### Instructions for the task
Only lines containing the word "absolute" belong in the answer; copy each one from the records.

### Data under study
[Start of section]

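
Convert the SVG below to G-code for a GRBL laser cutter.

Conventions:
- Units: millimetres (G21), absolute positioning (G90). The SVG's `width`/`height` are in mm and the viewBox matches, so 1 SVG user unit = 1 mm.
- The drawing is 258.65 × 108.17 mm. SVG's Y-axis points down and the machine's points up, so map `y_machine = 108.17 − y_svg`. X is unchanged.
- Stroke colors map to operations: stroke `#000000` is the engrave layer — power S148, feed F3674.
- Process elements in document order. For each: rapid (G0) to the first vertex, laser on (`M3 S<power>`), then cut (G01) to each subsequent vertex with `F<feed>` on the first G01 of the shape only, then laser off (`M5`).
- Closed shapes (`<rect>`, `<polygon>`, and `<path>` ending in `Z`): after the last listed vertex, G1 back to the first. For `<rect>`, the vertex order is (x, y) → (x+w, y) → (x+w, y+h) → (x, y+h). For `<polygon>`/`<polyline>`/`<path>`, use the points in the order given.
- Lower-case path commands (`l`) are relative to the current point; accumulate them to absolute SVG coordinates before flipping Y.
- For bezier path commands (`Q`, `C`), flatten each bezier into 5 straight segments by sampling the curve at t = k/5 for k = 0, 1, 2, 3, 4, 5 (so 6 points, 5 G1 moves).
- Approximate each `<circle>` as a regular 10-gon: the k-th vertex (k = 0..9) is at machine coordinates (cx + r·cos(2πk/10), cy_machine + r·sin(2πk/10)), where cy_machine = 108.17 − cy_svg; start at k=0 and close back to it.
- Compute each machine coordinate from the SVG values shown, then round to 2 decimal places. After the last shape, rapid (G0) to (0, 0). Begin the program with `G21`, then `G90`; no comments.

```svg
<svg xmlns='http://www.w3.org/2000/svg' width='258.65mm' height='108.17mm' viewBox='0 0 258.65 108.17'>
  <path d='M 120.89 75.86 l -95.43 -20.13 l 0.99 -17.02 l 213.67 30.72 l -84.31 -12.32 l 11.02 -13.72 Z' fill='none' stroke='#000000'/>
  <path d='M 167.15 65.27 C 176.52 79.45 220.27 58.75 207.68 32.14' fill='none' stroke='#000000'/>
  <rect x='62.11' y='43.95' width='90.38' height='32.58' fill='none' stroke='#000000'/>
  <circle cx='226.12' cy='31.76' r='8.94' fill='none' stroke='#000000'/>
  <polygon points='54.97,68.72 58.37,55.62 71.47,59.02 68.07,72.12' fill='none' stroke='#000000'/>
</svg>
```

viewBox `0 0 258.65 108.17` with mm width/height → 1 unit = 1 mm. Flip: y_m = 108.17 − y_svg.

**Shape 1** — `<path>` closed polygon, stroke `#000000` → engrave (S148, F3674). Machine vertices: (120.89,32.31) → (25.46,52.44) → (26.45,69.46) → (240.12,38.74) → (155.81,51.06) → (166.83,64.78) → (120.89,32.31). Closed: final G1 returns to the first vertex.

**Shape 2** — `<path>` cubic bezier, stroke `#000000` → engrave (S148, F3674). Control points (SVG): P0=(167.15,65.27), P1=(176.52,79.45), P2=(220.27,58.75), P3=(207.68,32.14); sampled at t=k/5. Machine vertices: (167.15,42.90) → (176.17,38.35) → (189.09,40.77) → (201.55,48.79) → (209.20,61.00) → (207.68,76.03). Open path.

**Shape 3** — `<rect>` rectangle, stroke `#000000` → engrave (S148, F3674). Machine vertices: (62.11,64.22) → (152.49,64.22) → (152.49,31.64) → (62.11,31.64) → (62.11,64.22). Closed: final G1 returns to the first vertex.

**Shape 4** — `<circle>` circle, stroke `#000000` → engrave (S148, F3674). Machine vertices: (235.06,76.41) → (233.35,81.66) → (228.88,84.91) → (223.36,84.91) → (218.89,81.66) → (217.18,76.41) → (218.89,71.16) → (223.36,67.91) → (228.88,67.91) → (233.35,71.16) → (235.06,76.41). Closed: final G1 returns to the first vertex.

**Shape 5** — `<polygon>` regular polygon, stroke `#000000` → engrave (S148, F3674). Machine vertices: (54.97,39.45) → (58.37,52.55) → (71.47,49.15) → (68.07,36.05) → (54.97,39.45). Closed: final G1 returns to the first vertex.

G21
G90
G0 X120.89 Y32.31
M3 S148
G01 X25.46 Y52.44 F3674
G01 X26.45 Y69.46
G01 X240.12 Y38.74
G01 X155.81 Y51.06
G01 X166.83 Y64.78
G01 X120.89 Y32.31
M5
G0 X167.15 Y42.90
M3 S148
G01 X176.17 Y38.35 F3674
G01 X189.09 Y40.77
G01 X201.55 Y48.79
G01 X209.20 Y61.00
G01 X207.68 Y76.03
M5
G0 X62.11 Y64.22
M3 S148
G01 X152.49 Y64.22 F3674
G01 X152.49 Y31.64
G01 X62.11 Y31.64
G01 X62.11 Y64.22
M5
G0 X235.06 Y76.41
M3 S148
G01 X233.35 Y81.66 F3674
G01 X228.88 Y84.91
G01 X223.36 Y84.91
G01 X218.89 Y81.66
G01 X217.18 Y76.41
G01 X218.89 Y71.16
G01 X223.36 Y67.91
G01 X228.88 Y67.91
G01 X233.35 Y71.16
G01 X235.06 Y76.41
M5
G0 X54.97 Y39.45
M3 S148
G01 X58.37 Y52.55 F3674
G01 X71.47 Y49.15
G01 X68.07 Y36.05
G01 X54.97 Y39.45
M5
G0 X0.00 Y0.00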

[End of section]

### Solved exercise
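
- Units: millimetres (G21), absolute positioning (G90). The SVG's `width`/`height` are in mm and the viewBox matches, so 1 SVG user unit = 1 mm.
- Lower-case path commands (`l`) are relative to the current point; accumulate them to absolute SVG coordinates before flipping Y.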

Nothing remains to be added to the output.